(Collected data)

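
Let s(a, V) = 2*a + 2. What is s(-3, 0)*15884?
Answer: -63536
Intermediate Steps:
s(a, V) = 2 + 2*a
s(-3, 0)*15884 = (2 + 2*(-3))*15884 = (2 - 6)*15884 = -4*15884 = -63536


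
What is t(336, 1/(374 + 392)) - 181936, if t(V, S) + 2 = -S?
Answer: -139364509/766 ≈ -1.8194e+5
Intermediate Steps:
t(V, S) = -2 - S
t(336, 1/(374 + 392)) - 181936 = (-2 - 1/(374 + 392)) - 181936 = (-2 - 1/766) - 181936 = -1533/766 - 181936 = -139364509/766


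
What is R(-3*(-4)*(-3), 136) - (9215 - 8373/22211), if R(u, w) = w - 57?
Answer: -202911323/22211 ≈ -9135.6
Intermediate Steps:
R(u, w) = -57 + w
R(-3*(-4)*(-3), 136) - (9215 - 8373/22211) = (-57 + 136) - (9215 - 8373/22211) = 79 - (9215 - 8373/22211) = 79 - 1*204665992/22211 = 79 - 204665992/22211 = -202911323/22211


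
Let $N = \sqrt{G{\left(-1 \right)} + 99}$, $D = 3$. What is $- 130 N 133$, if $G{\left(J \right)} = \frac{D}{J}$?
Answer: $- 69160 \sqrt{6} \approx -1.6941 \cdot 10^{5}$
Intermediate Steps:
$G{\left(J \right)} = \frac{3}{J}$
$N = 4 \sqrt{6}$ ($N = \sqrt{\frac{3}{-1} + 99} = \sqrt{3 \left(-1\right) + 99} = \sqrt{-3 + 99} = \sqrt{96} = 4 \sqrt{6} \approx 9.798$)
$- 130 N 133 = - 130 \cdot 4 \sqrt{6} \cdot 133 = - 520 \sqrt{6} \cdot 133 = - 69160 \sqrt{6}$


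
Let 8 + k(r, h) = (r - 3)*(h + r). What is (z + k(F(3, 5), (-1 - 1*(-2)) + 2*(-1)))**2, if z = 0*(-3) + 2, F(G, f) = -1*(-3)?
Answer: 36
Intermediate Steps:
F(G, f) = 3
k(r, h) = -8 + (-3 + r)*(h + r) (k(r, h) = -8 + (r - 3)*(h + r) = -8 + (-3 + r)*(h + r))
z = 2 (z = 0 + 2 = 2)
(z + k(F(3, 5), (-1 - 1*(-2)) + 2*(-1)))**2 = (2 + (-8 + 3**2 - 3*((-1 - 1*(-2)) + 2*(-1)) - 3*3 + ((-1 - 1*(-2)) + 2*(-1))*3))**2 = (2 + (-8 + 9 - 3*((-1 + 2) - 2) - 9 + ((-1 + 2) - 2)*3))**2 = (2 + (-8 + 9 - 3*(1 - 2) - 9 + (1 - 2)*3))**2 = (2 + (-8 + 9 - 3*(-1) - 9 - 1*3))**2 = (2 + (-8 + 9 + 3 - 9 - 3))**2 = (2 - 8)**2 = (-6)**2 = 36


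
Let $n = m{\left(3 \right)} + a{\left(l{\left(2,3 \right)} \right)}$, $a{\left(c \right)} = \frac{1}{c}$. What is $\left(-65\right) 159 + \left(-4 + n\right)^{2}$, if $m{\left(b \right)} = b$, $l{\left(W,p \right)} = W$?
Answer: $- \frac{41339}{4} \approx -10335.0$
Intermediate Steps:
$n = \frac{7}{2}$ ($n = 3 + \frac{1}{2} = \frac{7}{2} \approx 3.5$)
$\left(-65\right) 159 + \left(-4 + n\right)^{2} = \left(-65\right) 159 + \left(-4 + \frac{7}{2}\right)^{2} = -10335 + \left(- \frac{1}{2}\right)^{2} = -10335 + \frac{1}{4} = - \frac{41339}{4}$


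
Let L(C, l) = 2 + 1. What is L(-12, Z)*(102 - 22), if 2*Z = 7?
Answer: 240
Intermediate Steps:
Z = 7/2 (Z = (½)*7 = 7/2 ≈ 3.5000)
L(C, l) = 3
L(-12, Z)*(102 - 22) = 3*(102 - 22) = 3*80 = 240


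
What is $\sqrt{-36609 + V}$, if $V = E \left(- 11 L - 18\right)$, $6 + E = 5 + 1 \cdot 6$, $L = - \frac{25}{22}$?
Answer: $\frac{i \sqrt{146546}}{2} \approx 191.41 i$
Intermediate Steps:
$L = - \frac{25}{22}$ ($L = \left(-25\right) \frac{1}{22} = - \frac{25}{22} \approx -1.1364$)
$E = 5$ ($E = -6 + \left(5 + 1 \cdot 6\right) = -6 + \left(5 + 6\right) = -6 + 11 = 5$)
$V = - \frac{55}{2}$ ($V = 5 \left(\left(-11\right) \left(- \frac{25}{22}\right) - 18\right) = 5 \left(\frac{25}{2} - 18\right) = 5 \left(- \frac{11}{2}\right) = - \frac{55}{2} \approx -27.5$)
$\sqrt{-36609 + V} = \sqrt{-36609 - \frac{55}{2}} = \sqrt{- \frac{73273}{2}} = \frac{i \sqrt{146546}}{2}$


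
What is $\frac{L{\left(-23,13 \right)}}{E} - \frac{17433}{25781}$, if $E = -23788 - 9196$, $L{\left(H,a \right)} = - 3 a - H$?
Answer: $- \frac{10260671}{15185009} \approx -0.67571$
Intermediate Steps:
$L{\left(H,a \right)} = - H - 3 a$
$E = -32984$
$\frac{L{\left(-23,13 \right)}}{E} - \frac{17433}{25781} = \frac{\left(-1\right) \left(-23\right) - 39}{-32984} - \frac{17433}{25781} = \left(23 - 39\right) \left(- \frac{1}{32984}\right) - \frac{17433}{25781} = \left(-16\right) \left(- \frac{1}{32984}\right) - \frac{17433}{25781} = \frac{2}{4123} - \frac{17433}{25781} = - \frac{10260671}{15185009}$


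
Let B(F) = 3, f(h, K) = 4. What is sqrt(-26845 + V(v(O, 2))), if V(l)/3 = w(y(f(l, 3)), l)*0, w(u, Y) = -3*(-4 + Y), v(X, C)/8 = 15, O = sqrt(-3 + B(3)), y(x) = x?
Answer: I*sqrt(26845) ≈ 163.84*I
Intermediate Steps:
O = 0 (O = sqrt(-3 + 3) = sqrt(0) = 0)
v(X, C) = 120 (v(X, C) = 8*15 = 120)
w(u, Y) = 12 - 3*Y
V(l) = 0 (V(l) = 3*((12 - 3*l)*0) = 3*0 = 0)
sqrt(-26845 + V(v(O, 2))) = sqrt(-26845 + 0) = sqrt(-26845) = I*sqrt(26845)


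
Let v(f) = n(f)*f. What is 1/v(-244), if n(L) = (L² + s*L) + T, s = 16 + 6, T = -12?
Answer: -1/13214064 ≈ -7.5677e-8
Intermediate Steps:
s = 22
n(L) = -12 + L² + 22*L (n(L) = (L² + 22*L) - 12 = -12 + L² + 22*L)
v(f) = f*(-12 + f² + 22*f) (v(f) = (-12 + f² + 22*f)*f = f*(-12 + f² + 22*f))
1/v(-244) = 1/(-244*(-12 + (-244)² + 22*(-244))) = 1/(-244*(-12 + 59536 - 5368)) = 1/(-244*54156) = 1/(-13214064) = -1/13214064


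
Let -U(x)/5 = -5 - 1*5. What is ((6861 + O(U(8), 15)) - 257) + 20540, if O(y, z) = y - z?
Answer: 27179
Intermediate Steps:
U(x) = 50 (U(x) = -5*(-5 - 1*5) = -5*(-5 - 5) = -5*(-10) = 50)
((6861 + O(U(8), 15)) - 257) + 20540 = ((6861 + (50 - 1*15)) - 257) + 20540 = ((6861 + (50 - 15)) - 257) + 20540 = ((6861 + 35) - 257) + 20540 = (6896 - 257) + 20540 = 6639 + 20540 = 27179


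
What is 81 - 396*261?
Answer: -103275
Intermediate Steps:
81 - 396*261 = 81 - 103356 = -103275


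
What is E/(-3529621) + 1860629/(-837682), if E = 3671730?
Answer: -9643057321469/2956699978522 ≈ -3.2614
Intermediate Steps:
E/(-3529621) + 1860629/(-837682) = 3671730/(-3529621) + 1860629/(-837682) = 3671730*(-1/3529621) + 1860629*(-1/837682) = -3671730/3529621 - 1860629/837682 = -9643057321469/2956699978522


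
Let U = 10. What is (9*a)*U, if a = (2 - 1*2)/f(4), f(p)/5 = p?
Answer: 0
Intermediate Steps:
f(p) = 5*p
a = 0 (a = (2 - 1*2)/((5*4)) = (2 - 2)/20 = 0*(1/20) = 0)
(9*a)*U = (9*0)*10 = 0*10 = 0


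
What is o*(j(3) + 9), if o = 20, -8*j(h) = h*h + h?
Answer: 150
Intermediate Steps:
j(h) = -h/8 - h²/8 (j(h) = -(h*h + h)/8 = -(h² + h)/8 = -(h + h²)/8 = -h/8 - h²/8)
o*(j(3) + 9) = 20*(-⅛*3*(1 + 3) + 9) = 20*(-⅛*3*4 + 9) = 20*(-3/2 + 9) = 20*(15/2) = 150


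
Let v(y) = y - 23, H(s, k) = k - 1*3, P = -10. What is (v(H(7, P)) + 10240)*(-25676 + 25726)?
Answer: 510200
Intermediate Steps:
H(s, k) = -3 + k (H(s, k) = k - 3 = -3 + k)
v(y) = -23 + y
(v(H(7, P)) + 10240)*(-25676 + 25726) = ((-23 + (-3 - 10)) + 10240)*(-25676 + 25726) = ((-23 - 13) + 10240)*50 = (-36 + 10240)*50 = 10204*50 = 510200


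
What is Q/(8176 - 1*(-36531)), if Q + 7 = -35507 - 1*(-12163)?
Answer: -1229/2353 ≈ -0.52231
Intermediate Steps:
Q = -23351 (Q = -7 + (-35507 - 1*(-12163)) = -7 + (-35507 + 12163) = -7 - 23344 = -23351)
Q/(8176 - 1*(-36531)) = -23351/(8176 - 1*(-36531)) = -23351/(8176 + 36531) = -23351/44707 = -23351*1/44707 = -1229/2353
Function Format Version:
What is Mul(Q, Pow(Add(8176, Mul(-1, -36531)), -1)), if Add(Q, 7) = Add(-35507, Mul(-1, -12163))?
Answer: Rational(-1229, 2353) ≈ -0.52231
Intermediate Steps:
Q = -23351 (Q = Add(-7, Add(-35507, Mul(-1, -12163))) = Add(-7, Add(-35507, 12163)) = Add(-7, -23344) = -23351)
Mul(Q, Pow(Add(8176, Mul(-1, -36531)), -1)) = Mul(-23351, Pow(Add(8176, Mul(-1, -36531)), -1)) = Mul(-23351, Pow(Add(8176, 36531), -1)) = Mul(-23351, Pow(44707, -1)) = Mul(-23351, Rational(1, 44707)) = Rational(-1229, 2353)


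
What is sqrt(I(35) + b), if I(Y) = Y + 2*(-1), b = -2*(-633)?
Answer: sqrt(1299) ≈ 36.042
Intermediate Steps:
b = 1266
I(Y) = -2 + Y (I(Y) = Y - 2 = -2 + Y)
sqrt(I(35) + b) = sqrt((-2 + 35) + 1266) = sqrt(33 + 1266) = sqrt(1299)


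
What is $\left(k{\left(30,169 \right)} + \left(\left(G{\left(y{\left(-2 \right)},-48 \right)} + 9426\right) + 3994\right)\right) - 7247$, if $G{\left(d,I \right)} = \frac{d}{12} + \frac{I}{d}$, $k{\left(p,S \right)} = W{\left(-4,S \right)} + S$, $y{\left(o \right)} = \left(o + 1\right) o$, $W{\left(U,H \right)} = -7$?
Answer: $\frac{37867}{6} \approx 6311.2$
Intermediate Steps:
$y{\left(o \right)} = o \left(1 + o\right)$ ($y{\left(o \right)} = \left(1 + o\right) o = o \left(1 + o\right)$)
$k{\left(p,S \right)} = -7 + S$
$G{\left(d,I \right)} = \frac{d}{12} + \frac{I}{d}$ ($G{\left(d,I \right)} = d \frac{1}{12} + \frac{I}{d} = \frac{d}{12} + \frac{I}{d}$)
$\left(k{\left(30,169 \right)} + \left(\left(G{\left(y{\left(-2 \right)},-48 \right)} + 9426\right) + 3994\right)\right) - 7247 = \left(\left(-7 + 169\right) - \left(-13420 + 48 \left(- \frac{1}{2}\right) \frac{1}{1 - 2} - - \frac{1 - 2}{6}\right)\right) - 7247 = \left(162 + \left(\left(\left(\frac{\left(-2\right) \left(-1\right)}{12} - \frac{48}{\left(-2\right) \left(-1\right)}\right) + 9426\right) + 3994\right)\right) - 7247 = \left(162 + \left(\left(\left(\frac{1}{12} \cdot 2 - \frac{48}{2}\right) + 9426\right) + 3994\right)\right) - 7247 = \left(162 + \left(\left(\left(\frac{1}{6} - 24\right) + 9426\right) + 3994\right)\right) - 7247 = \left(162 + \left(\left(- \frac{143}{6} + 9426\right) + 3994\right)\right) - 7247 = \left(162 + \left(\frac{56413}{6} + 3994\right)\right) - 7247 = \left(162 + \frac{80377}{6}\right) - 7247 = \frac{81349}{6} - 7247 = \frac{37867}{6}$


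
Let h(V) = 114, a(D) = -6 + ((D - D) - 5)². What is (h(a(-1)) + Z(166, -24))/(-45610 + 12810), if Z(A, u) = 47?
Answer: -161/32800 ≈ -0.0049085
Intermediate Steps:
a(D) = 19 (a(D) = -6 + (0 - 5)² = -6 + (-5)² = -6 + 25 = 19)
(h(a(-1)) + Z(166, -24))/(-45610 + 12810) = (114 + 47)/(-45610 + 12810) = 161/(-32800) = 161*(-1/32800) = -161/32800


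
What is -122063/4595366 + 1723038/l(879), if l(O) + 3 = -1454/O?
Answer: -6959913921996865/18799642306 ≈ -3.7022e+5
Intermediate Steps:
l(O) = -3 - 1454/O
-122063/4595366 + 1723038/l(879) = -122063/4595366 + 1723038/(-3 - 1454/879) = -122063/4595366 + 1723038/(-4091/879) = -122063/4595366 + 1723038*(-879/4091) = -122063/4595366 - 1514550402/4091 = -6959913921996865/18799642306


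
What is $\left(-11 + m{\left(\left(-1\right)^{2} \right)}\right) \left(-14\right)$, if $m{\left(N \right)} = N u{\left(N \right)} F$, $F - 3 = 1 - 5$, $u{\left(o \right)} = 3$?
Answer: $196$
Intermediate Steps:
$F = -1$ ($F = 3 + \left(1 - 5\right) = 3 - 4 = -1$)
$m{\left(N \right)} = - 3 N$ ($m{\left(N \right)} = N 3 \left(-1\right) = 3 N \left(-1\right) = - 3 N$)
$\left(-11 + m{\left(\left(-1\right)^{2} \right)}\right) \left(-14\right) = \left(-11 - 3 \left(-1\right)^{2}\right) \left(-14\right) = \left(-11 - 3\right) \left(-14\right) = \left(-14\right) \left(-14\right) = 196$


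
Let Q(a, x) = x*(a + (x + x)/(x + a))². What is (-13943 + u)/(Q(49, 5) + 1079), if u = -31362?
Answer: -33027345/9604511 ≈ -3.4387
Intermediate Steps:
Q(a, x) = x*(a + 2*x/(a + x))² (Q(a, x) = x*(a + (2*x)/(a + x))² = x*(a + 2*x/(a + x))²)
(-13943 + u)/(Q(49, 5) + 1079) = (-13943 - 31362)/(5*(49² + 2*5 + 49*5)²/(49 + 5)² + 1079) = -45305/(5*(2401 + 10 + 245)²/54² + 1079) = -45305/(5*(1/2916)*2656² + 1079) = -45305/(5*(1/2916)*7054336 + 1079) = -45305/(8817920/729 + 1079) = -45305/9604511/729 = -45305*729/9604511 = -33027345/9604511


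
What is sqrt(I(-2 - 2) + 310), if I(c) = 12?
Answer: sqrt(322) ≈ 17.944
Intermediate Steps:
sqrt(I(-2 - 2) + 310) = sqrt(12 + 310) = sqrt(322)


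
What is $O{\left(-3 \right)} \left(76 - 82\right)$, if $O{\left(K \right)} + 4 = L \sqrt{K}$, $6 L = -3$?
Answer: $24 + 3 i \sqrt{3} \approx 24.0 + 5.1962 i$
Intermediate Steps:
$L = - \frac{1}{2}$ ($L = \frac{1}{6} \left(-3\right) = - \frac{1}{2} \approx -0.5$)
$O{\left(K \right)} = -4 - \frac{\sqrt{K}}{2}$
$O{\left(-3 \right)} \left(76 - 82\right) = \left(-4 - \frac{\sqrt{-3}}{2}\right) \left(76 - 82\right) = \left(-4 - \frac{i \sqrt{3}}{2}\right) \left(-6\right) = 24 + 3 i \sqrt{3}$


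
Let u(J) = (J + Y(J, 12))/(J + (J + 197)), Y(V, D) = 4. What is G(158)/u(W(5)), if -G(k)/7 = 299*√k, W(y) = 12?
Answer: -462553*√158/16 ≈ -3.6339e+5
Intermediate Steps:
G(k) = -2093*√k
u(J) = (4 + J)/(197 + 2*J) (u(J) = (J + 4)/(J + (J + 197)) = (4 + J)/(J + (197 + J)) = (4 + J)/(197 + 2*J))
G(158)/u(W(5)) = (-2093*√158)/(((4 + 12)/(197 + 2*12))) = (-2093*√158)/((16/(197 + 24))) = (-2093*√158)/((16/221)) = (-2093*√158)/(((1/221)*16)) = (-2093*√158)/(16/221) = -2093*√158*(221/16) = -462553*√158/16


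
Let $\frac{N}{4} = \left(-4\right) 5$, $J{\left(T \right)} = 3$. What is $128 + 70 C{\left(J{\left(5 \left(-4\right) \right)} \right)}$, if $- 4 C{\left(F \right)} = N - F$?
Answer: $\frac{3161}{2} \approx 1580.5$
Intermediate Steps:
$N = -80$ ($N = 4 \left(\left(-4\right) 5\right) = 4 \left(-20\right) = -80$)
$C{\left(F \right)} = 20 + \frac{F}{4}$ ($C{\left(F \right)} = - \frac{-80 - F}{4} = 20 + \frac{F}{4}$)
$128 + 70 C{\left(J{\left(5 \left(-4\right) \right)} \right)} = 128 + 70 \left(20 + \frac{1}{4} \cdot 3\right) = 128 + 70 \left(20 + \frac{3}{4}\right) = 128 + 70 \cdot \frac{83}{4} = 128 + \frac{2905}{2} = \frac{3161}{2}$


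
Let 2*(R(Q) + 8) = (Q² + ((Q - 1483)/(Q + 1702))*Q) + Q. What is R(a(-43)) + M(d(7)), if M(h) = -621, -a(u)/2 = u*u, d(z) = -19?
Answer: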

▸ **INSTRUCTIONS TO FOLLOW**: Scan the records above for the lines holding "Answer: -103275" and "Answer: -9643057321469/2956699978522 ≈". Transcribe those two and every line between them word for word, and no others.

▸ **FINAL ANSWER**:
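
Answer: -103275
Intermediate Steps:
81 - 396*261 = 81 - 103356 = -103275


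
What is E/(-3529621) + 1860629/(-837682), if E = 3671730?
Answer: -9643057321469/2956699978522 ≈ -3.2614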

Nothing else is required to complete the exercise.